• What to produce: Output each entry verbatim.

• Data for this task:
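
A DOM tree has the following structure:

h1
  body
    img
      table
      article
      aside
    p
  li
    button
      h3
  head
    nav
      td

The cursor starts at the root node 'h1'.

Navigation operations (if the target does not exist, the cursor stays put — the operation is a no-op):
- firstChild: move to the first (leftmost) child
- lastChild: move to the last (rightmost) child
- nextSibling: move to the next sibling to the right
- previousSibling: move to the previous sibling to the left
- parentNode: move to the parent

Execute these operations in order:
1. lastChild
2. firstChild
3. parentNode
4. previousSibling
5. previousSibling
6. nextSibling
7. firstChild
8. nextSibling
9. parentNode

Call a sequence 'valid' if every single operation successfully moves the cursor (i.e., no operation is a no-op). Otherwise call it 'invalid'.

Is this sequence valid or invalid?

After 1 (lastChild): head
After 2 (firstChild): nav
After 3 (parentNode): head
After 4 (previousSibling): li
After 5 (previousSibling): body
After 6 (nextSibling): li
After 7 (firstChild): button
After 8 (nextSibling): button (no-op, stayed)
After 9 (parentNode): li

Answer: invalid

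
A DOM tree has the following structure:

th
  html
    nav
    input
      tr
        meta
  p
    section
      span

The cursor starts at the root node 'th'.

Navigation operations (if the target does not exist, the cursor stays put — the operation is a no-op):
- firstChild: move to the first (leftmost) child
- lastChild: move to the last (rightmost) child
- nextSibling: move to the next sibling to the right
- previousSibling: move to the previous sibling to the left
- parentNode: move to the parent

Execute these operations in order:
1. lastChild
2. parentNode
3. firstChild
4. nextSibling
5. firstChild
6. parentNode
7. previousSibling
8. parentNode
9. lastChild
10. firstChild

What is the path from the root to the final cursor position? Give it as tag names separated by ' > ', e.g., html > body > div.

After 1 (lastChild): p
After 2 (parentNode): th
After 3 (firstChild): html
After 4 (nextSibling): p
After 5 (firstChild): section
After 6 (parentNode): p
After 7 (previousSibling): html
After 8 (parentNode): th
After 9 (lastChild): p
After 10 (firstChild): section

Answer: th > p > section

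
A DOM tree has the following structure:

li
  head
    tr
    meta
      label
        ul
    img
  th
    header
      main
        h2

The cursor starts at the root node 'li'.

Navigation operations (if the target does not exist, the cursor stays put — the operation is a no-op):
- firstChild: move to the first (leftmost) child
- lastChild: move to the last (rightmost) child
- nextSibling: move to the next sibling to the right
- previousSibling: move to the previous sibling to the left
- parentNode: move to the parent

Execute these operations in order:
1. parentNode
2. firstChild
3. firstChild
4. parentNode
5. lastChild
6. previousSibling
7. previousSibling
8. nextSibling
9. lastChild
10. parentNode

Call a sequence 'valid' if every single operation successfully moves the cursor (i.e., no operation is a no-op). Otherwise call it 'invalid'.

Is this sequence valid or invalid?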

• Completed exercise:
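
A DOM tree has the following structure:

h1
  body
    img
      table
      article
      aside
    p
  li
    button
      h3
  head
    nav
      td

The cursor starts at the root node 'h1'.

Navigation operations (if the target does not exist, the cursor stays put — the operation is a no-op):
- firstChild: move to the first (leftmost) child
- lastChild: move to the last (rightmost) child
- nextSibling: move to the next sibling to the right
- previousSibling: move to the previous sibling to the left
- parentNode: move to the parent

Execute these operations in order:
1. lastChild
2. firstChild
3. parentNode
4. previousSibling
5. previousSibling
6. nextSibling
7. firstChild
8. nextSibling
9. parentNode

Call a sequence 'valid' if every single operation successfully moves the cursor (i.e., no operation is a no-op). Otherwise call it 'invalid'.

Is this sequence valid or invalid?

After 1 (lastChild): head
After 2 (firstChild): nav
After 3 (parentNode): head
After 4 (previousSibling): li
After 5 (previousSibling): body
After 6 (nextSibling): li
After 7 (firstChild): button
After 8 (nextSibling): button (no-op, stayed)
After 9 (parentNode): li

Answer: invalid

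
A DOM tree has the following structure:

th
  html
    nav
    input
      tr
        meta
  p
    section
      span

The cursor starts at the root node 'th'.

Navigation operations (if the target does not exist, the cursor stays put — the operation is a no-op):
- firstChild: move to the first (leftmost) child
- lastChild: move to the last (rightmost) child
- nextSibling: move to the next sibling to the right
- previousSibling: move to the previous sibling to the left
- parentNode: move to the parent

Execute these operations in order:
1. lastChild
2. parentNode
3. firstChild
4. nextSibling
5. firstChild
6. parentNode
7. previousSibling
8. parentNode
9. lastChild
10. firstChild

What is the path from the root to the final cursor position? Give it as tag names separated by ' > ', e.g., html > body > div.

After 1 (lastChild): p
After 2 (parentNode): th
After 3 (firstChild): html
After 4 (nextSibling): p
After 5 (firstChild): section
After 6 (parentNode): p
After 7 (previousSibling): html
After 8 (parentNode): th
After 9 (lastChild): p
After 10 (firstChild): section

Answer: th > p > section

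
A DOM tree has the following structure:

li
  head
    tr
    meta
      label
        ul
    img
  th
    header
      main
        h2

The cursor starts at the root node 'li'.

Navigation operations (if the target does not exist, the cursor stays put — the operation is a no-op):
- firstChild: move to the first (leftmost) child
- lastChild: move to the last (rightmost) child
- nextSibling: move to the next sibling to the right
- previousSibling: move to the previous sibling to the left
- parentNode: move to the parent

Execute these operations in order:
1. parentNode
2. firstChild
3. firstChild
4. parentNode
5. lastChild
6. previousSibling
7. previousSibling
8. nextSibling
9. lastChild
10. parentNode

Call a sequence 'valid' if every single operation successfully moves the cursor (i.e., no operation is a no-op). Otherwise call it 'invalid'.

Is this sequence valid or invalid?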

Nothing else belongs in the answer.